EXTRACTED DATA →
◆ ◆ ◆ ◆ ◆

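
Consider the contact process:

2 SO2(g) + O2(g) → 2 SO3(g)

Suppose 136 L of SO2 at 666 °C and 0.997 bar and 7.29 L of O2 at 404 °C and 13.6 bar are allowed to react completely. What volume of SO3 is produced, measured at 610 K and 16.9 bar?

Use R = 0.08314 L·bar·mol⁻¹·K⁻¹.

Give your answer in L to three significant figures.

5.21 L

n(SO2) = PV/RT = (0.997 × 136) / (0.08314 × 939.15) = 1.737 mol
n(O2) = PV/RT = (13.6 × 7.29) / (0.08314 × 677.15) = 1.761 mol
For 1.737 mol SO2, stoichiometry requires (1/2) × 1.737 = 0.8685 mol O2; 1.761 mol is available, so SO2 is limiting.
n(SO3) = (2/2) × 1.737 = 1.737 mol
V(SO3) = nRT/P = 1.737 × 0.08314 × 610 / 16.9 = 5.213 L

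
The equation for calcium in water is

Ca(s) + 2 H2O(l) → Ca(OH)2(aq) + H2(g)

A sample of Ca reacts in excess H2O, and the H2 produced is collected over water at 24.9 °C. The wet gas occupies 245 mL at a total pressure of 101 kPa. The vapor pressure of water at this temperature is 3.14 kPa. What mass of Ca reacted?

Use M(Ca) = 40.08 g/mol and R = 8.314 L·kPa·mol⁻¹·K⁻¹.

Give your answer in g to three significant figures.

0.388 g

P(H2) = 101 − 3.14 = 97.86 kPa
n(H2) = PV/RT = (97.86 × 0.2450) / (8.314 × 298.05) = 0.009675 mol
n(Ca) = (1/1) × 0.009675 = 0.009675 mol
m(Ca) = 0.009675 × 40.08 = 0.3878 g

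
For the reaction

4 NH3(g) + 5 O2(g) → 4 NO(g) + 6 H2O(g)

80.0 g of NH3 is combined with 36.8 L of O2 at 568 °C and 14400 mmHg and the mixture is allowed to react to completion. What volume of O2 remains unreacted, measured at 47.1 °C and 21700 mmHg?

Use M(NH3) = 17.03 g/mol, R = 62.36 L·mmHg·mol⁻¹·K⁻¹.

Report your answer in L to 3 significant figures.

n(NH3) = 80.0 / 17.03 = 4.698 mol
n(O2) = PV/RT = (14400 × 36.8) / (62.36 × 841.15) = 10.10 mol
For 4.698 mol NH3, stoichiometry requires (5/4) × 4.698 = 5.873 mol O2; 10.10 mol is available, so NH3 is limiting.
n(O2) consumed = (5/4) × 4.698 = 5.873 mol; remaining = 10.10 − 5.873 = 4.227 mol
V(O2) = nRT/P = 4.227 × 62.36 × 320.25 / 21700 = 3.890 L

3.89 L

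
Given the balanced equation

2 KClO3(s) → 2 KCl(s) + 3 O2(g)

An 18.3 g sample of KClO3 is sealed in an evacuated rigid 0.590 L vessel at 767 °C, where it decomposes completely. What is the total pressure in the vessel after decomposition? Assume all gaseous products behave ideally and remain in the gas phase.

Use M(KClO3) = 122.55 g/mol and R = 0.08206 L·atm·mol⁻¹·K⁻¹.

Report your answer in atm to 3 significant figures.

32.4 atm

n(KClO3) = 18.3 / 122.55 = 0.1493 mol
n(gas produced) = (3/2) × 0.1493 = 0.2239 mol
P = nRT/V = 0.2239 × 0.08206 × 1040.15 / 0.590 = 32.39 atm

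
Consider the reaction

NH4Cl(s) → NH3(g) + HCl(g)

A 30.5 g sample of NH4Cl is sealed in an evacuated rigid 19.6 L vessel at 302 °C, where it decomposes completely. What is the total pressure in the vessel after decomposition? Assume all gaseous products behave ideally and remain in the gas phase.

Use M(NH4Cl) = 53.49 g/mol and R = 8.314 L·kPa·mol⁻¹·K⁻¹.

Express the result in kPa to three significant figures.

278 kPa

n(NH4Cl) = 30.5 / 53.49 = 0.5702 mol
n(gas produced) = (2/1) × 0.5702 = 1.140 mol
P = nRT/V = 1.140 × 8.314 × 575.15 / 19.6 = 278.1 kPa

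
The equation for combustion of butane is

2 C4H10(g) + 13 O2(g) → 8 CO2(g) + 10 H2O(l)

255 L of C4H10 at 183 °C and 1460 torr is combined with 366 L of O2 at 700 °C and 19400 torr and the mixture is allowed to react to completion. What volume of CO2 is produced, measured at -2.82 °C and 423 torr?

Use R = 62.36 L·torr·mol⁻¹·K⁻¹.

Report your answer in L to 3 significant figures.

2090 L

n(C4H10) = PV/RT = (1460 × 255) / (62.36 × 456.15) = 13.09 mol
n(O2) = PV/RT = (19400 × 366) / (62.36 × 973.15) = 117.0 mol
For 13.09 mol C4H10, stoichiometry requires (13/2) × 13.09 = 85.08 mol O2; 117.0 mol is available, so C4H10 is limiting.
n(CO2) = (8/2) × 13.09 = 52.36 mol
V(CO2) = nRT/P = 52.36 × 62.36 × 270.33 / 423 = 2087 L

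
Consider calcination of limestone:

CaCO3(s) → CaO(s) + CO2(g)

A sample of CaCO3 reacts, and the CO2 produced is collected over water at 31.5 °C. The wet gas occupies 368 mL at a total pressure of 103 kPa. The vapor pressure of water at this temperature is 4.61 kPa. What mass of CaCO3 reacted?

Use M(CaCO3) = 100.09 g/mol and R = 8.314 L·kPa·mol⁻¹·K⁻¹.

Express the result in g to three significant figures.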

◆ ◆ ◆ ◆ ◆

TASK STATEMENT → Return each line of the data where the word "Consider" appears.

RESULT OF THE EXERCISE →
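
Consider the contact process:
Consider the reaction
Consider calcination of limestone: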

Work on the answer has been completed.